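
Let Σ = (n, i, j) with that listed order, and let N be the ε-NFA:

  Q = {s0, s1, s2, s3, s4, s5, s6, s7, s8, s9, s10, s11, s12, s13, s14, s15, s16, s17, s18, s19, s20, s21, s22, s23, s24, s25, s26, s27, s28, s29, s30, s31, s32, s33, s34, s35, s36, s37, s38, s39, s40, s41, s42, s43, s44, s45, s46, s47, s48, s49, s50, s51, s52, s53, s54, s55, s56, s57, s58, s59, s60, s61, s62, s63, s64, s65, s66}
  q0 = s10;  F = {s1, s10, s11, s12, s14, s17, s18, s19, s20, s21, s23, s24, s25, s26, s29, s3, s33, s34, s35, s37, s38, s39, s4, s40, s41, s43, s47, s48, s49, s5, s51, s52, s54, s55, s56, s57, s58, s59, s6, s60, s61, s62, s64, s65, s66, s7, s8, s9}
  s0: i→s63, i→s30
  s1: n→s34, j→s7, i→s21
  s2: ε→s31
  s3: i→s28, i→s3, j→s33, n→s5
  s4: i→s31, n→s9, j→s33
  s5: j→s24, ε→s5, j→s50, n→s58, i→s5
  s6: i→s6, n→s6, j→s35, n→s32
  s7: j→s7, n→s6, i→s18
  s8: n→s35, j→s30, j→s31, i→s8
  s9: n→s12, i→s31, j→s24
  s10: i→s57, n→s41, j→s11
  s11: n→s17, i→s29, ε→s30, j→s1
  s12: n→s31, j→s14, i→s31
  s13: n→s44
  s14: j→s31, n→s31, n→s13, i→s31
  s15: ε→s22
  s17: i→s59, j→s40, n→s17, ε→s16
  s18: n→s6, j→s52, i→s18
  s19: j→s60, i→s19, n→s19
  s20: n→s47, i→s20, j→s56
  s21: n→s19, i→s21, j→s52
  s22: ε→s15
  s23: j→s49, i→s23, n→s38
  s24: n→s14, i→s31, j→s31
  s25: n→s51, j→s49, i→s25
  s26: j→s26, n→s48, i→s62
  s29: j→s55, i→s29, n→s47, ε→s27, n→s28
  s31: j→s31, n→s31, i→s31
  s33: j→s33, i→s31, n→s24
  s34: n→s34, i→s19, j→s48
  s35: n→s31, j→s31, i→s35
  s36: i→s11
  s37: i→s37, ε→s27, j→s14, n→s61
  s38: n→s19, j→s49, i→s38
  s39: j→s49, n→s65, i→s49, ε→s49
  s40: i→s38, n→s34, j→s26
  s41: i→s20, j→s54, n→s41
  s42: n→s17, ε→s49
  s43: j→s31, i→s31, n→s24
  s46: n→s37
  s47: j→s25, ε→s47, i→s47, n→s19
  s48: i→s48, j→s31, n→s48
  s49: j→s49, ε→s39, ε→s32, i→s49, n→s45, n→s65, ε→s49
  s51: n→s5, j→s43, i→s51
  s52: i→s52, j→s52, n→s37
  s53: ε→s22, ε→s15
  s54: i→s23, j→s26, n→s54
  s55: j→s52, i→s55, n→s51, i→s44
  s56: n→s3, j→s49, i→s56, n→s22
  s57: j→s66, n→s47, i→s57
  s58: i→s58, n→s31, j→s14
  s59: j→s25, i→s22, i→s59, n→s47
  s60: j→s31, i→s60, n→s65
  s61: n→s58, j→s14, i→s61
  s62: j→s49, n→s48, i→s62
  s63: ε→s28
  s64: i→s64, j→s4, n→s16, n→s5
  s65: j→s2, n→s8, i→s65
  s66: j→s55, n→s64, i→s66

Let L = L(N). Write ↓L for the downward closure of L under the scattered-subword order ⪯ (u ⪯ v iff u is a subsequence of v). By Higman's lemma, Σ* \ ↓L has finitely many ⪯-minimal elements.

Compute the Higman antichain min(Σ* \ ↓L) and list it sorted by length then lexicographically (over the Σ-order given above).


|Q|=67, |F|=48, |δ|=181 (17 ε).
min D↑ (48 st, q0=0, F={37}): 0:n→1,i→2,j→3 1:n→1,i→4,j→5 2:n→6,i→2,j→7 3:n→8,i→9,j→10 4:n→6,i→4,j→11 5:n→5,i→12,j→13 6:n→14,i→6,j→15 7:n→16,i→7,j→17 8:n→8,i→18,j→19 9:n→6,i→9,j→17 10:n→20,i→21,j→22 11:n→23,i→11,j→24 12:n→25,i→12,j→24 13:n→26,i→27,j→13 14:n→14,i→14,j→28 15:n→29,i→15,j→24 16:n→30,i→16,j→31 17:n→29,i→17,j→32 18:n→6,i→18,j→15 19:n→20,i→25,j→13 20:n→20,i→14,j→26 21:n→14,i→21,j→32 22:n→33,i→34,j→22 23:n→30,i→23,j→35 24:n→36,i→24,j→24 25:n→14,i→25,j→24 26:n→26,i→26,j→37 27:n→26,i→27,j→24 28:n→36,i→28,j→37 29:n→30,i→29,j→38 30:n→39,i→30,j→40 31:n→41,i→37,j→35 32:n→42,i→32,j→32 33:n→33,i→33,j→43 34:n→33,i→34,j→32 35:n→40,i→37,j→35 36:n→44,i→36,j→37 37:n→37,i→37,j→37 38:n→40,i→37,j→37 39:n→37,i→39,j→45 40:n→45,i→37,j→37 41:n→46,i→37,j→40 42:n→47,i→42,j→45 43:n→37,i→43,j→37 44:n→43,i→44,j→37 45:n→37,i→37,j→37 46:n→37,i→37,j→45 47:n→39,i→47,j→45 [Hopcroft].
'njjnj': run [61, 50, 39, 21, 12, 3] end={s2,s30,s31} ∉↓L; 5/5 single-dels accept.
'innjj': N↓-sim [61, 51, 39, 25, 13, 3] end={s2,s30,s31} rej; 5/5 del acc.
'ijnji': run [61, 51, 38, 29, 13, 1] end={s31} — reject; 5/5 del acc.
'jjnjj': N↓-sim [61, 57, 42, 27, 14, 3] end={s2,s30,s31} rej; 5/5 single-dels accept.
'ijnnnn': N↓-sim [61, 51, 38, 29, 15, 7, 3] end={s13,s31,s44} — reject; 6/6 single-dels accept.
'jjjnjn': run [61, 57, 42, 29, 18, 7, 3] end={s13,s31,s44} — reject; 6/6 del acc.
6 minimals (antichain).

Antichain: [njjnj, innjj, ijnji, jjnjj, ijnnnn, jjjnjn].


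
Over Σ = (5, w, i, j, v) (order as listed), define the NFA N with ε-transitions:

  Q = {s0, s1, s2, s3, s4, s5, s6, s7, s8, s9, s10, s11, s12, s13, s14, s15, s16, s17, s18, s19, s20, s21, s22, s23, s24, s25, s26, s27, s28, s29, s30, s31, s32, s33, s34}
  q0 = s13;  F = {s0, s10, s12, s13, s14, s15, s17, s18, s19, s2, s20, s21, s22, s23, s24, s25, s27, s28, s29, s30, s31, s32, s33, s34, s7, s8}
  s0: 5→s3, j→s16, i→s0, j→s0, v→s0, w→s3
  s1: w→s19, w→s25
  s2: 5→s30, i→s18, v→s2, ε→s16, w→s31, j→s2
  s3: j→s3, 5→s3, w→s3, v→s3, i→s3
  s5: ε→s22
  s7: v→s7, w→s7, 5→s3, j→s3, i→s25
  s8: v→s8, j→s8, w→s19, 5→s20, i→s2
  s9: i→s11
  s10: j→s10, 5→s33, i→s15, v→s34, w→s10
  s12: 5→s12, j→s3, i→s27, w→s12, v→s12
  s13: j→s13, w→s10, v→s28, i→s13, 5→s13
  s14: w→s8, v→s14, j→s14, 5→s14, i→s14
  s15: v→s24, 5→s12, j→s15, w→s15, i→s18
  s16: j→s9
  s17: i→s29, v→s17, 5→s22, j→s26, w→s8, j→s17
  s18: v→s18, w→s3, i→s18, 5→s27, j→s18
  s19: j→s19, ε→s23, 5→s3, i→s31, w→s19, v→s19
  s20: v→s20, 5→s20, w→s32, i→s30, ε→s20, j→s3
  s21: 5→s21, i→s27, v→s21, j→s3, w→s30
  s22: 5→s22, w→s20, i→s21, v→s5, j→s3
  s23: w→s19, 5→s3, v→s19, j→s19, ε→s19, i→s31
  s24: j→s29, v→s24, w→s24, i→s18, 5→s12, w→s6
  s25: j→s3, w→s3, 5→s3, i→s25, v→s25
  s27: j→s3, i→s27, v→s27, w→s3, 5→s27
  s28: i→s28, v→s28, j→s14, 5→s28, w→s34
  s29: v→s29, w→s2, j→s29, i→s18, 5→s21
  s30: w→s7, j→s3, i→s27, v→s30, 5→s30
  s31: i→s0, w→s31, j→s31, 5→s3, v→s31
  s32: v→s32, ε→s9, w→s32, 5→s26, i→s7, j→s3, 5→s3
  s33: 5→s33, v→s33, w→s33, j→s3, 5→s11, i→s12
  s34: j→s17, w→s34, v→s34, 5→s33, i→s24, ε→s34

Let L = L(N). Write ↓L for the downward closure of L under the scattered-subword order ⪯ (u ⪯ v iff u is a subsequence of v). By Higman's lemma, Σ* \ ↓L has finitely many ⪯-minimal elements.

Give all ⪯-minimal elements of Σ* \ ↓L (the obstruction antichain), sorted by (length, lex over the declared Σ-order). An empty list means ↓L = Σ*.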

* * *

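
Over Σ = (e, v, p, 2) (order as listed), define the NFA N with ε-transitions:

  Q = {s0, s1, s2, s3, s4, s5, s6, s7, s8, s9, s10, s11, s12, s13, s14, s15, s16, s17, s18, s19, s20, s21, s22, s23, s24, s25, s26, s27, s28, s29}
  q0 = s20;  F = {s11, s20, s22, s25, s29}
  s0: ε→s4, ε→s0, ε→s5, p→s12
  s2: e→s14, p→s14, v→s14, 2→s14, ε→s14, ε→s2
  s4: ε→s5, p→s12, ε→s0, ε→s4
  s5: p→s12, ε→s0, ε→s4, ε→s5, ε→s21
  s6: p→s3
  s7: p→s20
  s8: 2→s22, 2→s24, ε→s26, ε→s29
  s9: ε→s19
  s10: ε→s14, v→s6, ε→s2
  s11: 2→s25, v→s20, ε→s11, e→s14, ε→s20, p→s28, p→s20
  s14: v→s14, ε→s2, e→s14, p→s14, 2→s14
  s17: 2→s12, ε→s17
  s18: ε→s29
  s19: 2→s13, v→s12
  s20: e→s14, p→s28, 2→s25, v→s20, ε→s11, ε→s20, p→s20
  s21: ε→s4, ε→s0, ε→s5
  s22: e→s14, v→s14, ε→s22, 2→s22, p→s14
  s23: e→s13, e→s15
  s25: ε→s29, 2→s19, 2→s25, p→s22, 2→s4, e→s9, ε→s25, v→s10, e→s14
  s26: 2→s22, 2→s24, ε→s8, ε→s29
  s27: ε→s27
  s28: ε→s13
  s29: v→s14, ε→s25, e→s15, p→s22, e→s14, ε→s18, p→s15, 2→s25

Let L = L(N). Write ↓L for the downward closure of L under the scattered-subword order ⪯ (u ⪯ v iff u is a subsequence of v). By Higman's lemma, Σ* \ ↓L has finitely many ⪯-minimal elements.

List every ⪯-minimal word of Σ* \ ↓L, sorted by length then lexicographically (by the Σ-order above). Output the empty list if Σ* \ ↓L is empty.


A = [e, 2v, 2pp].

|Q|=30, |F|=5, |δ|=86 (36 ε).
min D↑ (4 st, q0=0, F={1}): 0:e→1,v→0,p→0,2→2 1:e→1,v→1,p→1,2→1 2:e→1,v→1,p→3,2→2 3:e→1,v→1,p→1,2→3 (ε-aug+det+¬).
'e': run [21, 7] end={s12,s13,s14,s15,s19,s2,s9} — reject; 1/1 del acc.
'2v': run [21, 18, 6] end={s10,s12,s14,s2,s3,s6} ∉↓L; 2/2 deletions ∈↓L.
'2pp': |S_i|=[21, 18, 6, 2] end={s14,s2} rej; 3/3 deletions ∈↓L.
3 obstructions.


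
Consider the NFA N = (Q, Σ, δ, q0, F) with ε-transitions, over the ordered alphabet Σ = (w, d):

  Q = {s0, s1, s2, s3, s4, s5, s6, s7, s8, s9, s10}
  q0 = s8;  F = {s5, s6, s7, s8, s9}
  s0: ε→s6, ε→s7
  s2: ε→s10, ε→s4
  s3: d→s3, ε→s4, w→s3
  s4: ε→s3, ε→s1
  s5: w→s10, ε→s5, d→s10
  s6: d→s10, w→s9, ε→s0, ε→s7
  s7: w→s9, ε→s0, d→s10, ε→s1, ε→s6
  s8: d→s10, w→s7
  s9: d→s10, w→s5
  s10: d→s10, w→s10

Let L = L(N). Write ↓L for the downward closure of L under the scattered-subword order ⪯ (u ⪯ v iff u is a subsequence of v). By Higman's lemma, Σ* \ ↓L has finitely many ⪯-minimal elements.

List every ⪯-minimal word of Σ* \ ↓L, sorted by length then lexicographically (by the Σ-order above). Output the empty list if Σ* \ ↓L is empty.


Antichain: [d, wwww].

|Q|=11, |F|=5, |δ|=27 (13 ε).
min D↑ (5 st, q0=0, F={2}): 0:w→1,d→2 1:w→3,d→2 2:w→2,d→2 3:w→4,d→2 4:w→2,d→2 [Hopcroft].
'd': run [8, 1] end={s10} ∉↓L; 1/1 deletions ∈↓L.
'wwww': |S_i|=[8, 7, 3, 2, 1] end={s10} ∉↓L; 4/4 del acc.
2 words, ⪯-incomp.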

---

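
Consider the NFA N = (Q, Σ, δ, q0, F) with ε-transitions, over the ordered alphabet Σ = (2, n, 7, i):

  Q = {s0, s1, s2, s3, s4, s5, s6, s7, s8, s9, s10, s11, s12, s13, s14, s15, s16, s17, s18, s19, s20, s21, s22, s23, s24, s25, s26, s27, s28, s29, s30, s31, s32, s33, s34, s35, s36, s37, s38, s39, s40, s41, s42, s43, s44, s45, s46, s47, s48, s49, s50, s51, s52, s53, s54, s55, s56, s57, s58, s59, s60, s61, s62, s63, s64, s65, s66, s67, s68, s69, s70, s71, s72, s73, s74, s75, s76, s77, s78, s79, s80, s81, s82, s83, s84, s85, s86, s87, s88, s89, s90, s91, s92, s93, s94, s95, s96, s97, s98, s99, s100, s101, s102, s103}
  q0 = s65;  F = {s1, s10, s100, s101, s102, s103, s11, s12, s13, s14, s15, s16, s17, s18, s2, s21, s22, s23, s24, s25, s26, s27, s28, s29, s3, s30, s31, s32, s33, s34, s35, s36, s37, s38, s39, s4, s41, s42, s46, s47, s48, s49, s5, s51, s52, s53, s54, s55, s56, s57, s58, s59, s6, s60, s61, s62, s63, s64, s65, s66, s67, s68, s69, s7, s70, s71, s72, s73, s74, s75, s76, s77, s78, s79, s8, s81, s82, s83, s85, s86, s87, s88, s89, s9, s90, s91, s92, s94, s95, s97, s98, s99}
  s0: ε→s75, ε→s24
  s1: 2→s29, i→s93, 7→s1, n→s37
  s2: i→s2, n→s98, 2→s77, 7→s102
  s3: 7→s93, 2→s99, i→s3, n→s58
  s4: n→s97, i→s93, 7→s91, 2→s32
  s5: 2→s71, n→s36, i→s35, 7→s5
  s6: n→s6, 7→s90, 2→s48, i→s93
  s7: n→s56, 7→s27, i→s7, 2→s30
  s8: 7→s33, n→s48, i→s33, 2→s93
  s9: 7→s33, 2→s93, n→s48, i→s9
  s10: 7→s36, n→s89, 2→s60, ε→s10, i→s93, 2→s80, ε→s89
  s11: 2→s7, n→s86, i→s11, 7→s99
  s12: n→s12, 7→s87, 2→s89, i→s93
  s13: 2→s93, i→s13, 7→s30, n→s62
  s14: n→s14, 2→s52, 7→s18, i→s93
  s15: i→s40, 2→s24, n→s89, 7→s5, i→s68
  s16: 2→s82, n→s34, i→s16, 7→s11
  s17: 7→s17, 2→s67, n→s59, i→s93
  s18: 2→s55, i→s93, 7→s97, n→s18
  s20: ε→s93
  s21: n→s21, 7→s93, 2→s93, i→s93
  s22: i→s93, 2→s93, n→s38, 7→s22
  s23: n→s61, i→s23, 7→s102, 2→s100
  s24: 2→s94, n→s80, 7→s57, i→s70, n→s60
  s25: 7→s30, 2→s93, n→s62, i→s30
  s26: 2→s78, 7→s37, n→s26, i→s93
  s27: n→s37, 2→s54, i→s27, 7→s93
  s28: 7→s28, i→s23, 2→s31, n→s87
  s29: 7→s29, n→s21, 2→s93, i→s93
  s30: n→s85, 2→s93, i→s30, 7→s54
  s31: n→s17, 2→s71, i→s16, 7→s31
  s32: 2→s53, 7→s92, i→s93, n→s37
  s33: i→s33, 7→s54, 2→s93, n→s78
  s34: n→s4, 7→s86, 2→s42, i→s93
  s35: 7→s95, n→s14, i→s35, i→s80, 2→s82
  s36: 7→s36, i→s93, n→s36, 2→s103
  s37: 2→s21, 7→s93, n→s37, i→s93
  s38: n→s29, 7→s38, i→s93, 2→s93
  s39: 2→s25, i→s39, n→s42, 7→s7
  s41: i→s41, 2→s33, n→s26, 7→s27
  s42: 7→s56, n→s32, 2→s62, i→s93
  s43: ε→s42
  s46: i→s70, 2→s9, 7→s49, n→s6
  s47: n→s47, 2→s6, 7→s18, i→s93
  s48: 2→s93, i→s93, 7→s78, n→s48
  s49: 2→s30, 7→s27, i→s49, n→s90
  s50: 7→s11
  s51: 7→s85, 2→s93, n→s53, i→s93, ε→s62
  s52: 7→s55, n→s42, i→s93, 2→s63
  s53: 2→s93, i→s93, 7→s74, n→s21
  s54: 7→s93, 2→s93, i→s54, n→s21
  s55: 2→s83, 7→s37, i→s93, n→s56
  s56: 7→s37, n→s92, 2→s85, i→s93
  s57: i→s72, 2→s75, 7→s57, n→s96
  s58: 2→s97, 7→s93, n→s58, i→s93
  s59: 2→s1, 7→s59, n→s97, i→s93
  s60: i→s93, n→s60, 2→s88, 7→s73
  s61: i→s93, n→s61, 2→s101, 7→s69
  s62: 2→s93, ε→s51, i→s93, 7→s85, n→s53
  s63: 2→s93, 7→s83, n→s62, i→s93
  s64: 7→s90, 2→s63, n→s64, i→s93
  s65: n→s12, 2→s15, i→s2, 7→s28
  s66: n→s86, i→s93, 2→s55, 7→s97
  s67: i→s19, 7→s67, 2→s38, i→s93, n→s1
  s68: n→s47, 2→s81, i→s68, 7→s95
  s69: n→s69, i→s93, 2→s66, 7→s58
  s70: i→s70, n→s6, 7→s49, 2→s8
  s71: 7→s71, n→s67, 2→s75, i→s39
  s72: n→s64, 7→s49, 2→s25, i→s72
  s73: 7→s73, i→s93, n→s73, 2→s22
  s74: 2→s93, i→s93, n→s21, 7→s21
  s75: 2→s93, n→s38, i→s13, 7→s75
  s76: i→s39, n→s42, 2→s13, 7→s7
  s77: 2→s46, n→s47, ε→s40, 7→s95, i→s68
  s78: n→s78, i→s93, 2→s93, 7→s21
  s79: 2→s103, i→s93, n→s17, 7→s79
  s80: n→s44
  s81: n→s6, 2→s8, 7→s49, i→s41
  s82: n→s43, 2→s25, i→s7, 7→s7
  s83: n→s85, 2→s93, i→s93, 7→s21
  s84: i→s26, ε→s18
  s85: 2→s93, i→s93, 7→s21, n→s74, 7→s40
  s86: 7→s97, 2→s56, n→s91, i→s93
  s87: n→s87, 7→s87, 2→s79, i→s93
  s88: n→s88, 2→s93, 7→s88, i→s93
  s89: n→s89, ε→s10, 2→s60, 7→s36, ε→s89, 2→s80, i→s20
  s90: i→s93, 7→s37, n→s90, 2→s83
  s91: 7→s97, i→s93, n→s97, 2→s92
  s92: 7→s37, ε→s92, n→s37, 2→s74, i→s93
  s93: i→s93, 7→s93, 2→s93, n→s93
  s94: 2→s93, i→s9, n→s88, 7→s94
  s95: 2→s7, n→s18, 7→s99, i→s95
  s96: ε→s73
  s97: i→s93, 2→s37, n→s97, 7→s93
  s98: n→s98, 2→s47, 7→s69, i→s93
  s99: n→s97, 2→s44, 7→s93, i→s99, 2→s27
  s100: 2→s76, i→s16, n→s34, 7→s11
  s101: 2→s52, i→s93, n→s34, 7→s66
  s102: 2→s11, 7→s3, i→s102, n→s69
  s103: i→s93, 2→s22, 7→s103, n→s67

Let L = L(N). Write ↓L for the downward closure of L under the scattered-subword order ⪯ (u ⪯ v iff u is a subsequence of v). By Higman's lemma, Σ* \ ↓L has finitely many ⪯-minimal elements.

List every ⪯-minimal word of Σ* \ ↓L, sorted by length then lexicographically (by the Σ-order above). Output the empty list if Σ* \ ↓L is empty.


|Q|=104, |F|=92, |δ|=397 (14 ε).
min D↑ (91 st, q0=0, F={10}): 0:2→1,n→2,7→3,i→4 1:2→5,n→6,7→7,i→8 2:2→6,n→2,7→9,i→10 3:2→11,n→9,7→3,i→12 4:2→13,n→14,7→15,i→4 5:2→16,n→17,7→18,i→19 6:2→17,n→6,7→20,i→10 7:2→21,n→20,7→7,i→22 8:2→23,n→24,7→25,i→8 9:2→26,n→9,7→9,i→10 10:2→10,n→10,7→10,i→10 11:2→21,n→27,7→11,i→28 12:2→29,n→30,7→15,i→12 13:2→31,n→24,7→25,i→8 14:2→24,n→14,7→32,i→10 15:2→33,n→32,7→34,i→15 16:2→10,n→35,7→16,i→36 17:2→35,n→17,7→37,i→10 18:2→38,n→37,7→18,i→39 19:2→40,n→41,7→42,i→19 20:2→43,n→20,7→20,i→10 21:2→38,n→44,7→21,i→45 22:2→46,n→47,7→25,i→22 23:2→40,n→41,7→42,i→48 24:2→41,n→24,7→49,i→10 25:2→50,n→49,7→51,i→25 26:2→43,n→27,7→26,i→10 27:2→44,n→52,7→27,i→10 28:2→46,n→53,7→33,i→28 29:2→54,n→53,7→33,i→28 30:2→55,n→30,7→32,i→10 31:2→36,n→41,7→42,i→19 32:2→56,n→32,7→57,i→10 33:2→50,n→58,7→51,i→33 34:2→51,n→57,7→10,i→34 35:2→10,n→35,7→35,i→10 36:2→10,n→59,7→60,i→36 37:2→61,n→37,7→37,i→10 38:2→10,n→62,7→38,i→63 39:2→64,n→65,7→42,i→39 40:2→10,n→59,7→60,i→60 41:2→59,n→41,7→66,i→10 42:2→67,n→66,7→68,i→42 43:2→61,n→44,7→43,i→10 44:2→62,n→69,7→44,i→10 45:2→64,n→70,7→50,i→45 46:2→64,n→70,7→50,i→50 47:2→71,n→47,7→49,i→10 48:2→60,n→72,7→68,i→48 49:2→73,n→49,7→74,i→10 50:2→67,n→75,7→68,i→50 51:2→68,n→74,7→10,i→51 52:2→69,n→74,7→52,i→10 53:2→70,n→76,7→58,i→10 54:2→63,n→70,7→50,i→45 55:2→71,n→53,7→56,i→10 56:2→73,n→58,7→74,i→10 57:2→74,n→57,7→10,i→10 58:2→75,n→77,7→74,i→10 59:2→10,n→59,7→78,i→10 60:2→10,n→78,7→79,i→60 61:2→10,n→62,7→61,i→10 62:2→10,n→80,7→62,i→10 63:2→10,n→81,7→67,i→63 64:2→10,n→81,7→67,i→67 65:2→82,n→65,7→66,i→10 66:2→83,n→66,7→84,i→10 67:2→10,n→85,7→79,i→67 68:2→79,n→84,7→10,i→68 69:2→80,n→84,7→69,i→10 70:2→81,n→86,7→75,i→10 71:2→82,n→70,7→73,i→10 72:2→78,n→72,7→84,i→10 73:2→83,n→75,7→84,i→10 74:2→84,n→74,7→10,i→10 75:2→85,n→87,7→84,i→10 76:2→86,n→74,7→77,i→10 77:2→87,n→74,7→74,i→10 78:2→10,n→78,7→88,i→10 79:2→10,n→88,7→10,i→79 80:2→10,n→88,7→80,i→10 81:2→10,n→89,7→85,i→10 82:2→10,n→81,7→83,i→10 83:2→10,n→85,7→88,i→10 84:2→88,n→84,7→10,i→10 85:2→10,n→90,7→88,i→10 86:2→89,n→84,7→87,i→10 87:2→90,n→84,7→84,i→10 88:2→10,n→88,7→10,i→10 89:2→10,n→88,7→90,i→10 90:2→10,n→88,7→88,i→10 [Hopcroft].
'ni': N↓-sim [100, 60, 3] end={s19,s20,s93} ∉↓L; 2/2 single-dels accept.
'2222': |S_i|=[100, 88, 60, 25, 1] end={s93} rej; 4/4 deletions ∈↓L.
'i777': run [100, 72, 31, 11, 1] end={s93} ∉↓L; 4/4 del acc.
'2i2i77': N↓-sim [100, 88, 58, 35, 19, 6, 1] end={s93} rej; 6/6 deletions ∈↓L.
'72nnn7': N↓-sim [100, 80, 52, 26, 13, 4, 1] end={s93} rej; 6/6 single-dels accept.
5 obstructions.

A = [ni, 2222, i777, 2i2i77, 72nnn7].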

» What is needed
Output only an exact transcription of the lines above from the one with "Let Σ = (n, i, j)" up to and including the one with "s34: n→s34, i→s19, j→s48".

» Expected answer
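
Let Σ = (n, i, j) with that listed order, and let N be the ε-NFA:

  Q = {s0, s1, s2, s3, s4, s5, s6, s7, s8, s9, s10, s11, s12, s13, s14, s15, s16, s17, s18, s19, s20, s21, s22, s23, s24, s25, s26, s27, s28, s29, s30, s31, s32, s33, s34, s35, s36, s37, s38, s39, s40, s41, s42, s43, s44, s45, s46, s47, s48, s49, s50, s51, s52, s53, s54, s55, s56, s57, s58, s59, s60, s61, s62, s63, s64, s65, s66}
  q0 = s10;  F = {s1, s10, s11, s12, s14, s17, s18, s19, s20, s21, s23, s24, s25, s26, s29, s3, s33, s34, s35, s37, s38, s39, s4, s40, s41, s43, s47, s48, s49, s5, s51, s52, s54, s55, s56, s57, s58, s59, s6, s60, s61, s62, s64, s65, s66, s7, s8, s9}
  s0: i→s63, i→s30
  s1: n→s34, j→s7, i→s21
  s2: ε→s31
  s3: i→s28, i→s3, j→s33, n→s5
  s4: i→s31, n→s9, j→s33
  s5: j→s24, ε→s5, j→s50, n→s58, i→s5
  s6: i→s6, n→s6, j→s35, n→s32
  s7: j→s7, n→s6, i→s18
  s8: n→s35, j→s30, j→s31, i→s8
  s9: n→s12, i→s31, j→s24
  s10: i→s57, n→s41, j→s11
  s11: n→s17, i→s29, ε→s30, j→s1
  s12: n→s31, j→s14, i→s31
  s13: n→s44
  s14: j→s31, n→s31, n→s13, i→s31
  s15: ε→s22
  s17: i→s59, j→s40, n→s17, ε→s16
  s18: n→s6, j→s52, i→s18
  s19: j→s60, i→s19, n→s19
  s20: n→s47, i→s20, j→s56
  s21: n→s19, i→s21, j→s52
  s22: ε→s15
  s23: j→s49, i→s23, n→s38
  s24: n→s14, i→s31, j→s31
  s25: n→s51, j→s49, i→s25
  s26: j→s26, n→s48, i→s62
  s29: j→s55, i→s29, n→s47, ε→s27, n→s28
  s31: j→s31, n→s31, i→s31
  s33: j→s33, i→s31, n→s24
  s34: n→s34, i→s19, j→s48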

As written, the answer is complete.